:: DATASET EXTRACT ::
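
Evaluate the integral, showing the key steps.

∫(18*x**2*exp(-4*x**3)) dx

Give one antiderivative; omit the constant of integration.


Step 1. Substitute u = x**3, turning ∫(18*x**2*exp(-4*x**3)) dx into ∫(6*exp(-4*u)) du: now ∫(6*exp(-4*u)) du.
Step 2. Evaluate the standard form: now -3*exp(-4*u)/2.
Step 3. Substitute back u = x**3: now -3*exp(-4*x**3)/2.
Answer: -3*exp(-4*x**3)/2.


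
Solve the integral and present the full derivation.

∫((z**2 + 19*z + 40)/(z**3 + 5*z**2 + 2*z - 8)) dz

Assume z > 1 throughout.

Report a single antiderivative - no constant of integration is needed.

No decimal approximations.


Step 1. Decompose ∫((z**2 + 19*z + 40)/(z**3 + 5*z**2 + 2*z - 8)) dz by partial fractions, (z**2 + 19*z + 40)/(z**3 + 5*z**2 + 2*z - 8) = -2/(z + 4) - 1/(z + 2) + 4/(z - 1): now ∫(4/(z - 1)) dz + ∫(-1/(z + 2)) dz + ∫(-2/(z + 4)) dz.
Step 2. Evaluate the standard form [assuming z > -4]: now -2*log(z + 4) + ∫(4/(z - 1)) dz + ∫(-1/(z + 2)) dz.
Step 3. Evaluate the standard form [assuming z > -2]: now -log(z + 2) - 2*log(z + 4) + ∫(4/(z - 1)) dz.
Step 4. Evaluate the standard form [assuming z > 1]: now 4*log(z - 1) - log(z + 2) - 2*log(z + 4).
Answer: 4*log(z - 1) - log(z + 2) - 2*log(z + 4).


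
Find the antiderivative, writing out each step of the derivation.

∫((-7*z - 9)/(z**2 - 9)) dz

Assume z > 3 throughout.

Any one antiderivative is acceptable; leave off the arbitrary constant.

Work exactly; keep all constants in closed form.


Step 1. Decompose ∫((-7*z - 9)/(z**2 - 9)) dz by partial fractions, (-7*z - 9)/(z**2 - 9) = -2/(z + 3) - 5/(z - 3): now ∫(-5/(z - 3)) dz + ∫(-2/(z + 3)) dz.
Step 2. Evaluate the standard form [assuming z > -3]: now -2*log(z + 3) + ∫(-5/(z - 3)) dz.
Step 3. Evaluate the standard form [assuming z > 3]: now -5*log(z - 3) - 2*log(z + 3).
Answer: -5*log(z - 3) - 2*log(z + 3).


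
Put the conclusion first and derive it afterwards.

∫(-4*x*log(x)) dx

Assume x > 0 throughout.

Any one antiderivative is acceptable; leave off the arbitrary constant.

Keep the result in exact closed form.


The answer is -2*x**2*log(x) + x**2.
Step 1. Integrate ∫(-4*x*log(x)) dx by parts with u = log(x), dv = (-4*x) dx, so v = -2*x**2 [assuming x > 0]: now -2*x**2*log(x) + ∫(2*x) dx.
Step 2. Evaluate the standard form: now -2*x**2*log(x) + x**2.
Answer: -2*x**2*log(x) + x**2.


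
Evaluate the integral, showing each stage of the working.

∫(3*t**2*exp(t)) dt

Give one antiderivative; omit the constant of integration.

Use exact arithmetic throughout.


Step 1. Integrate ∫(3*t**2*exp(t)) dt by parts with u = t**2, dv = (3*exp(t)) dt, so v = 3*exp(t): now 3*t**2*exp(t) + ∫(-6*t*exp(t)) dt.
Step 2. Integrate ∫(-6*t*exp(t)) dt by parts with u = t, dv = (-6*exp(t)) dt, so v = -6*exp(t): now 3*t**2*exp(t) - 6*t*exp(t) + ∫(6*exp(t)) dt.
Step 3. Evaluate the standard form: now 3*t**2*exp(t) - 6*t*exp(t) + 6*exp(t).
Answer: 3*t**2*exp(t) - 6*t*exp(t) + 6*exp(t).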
:::
State only the number of lines above that contain the word "derivation".

2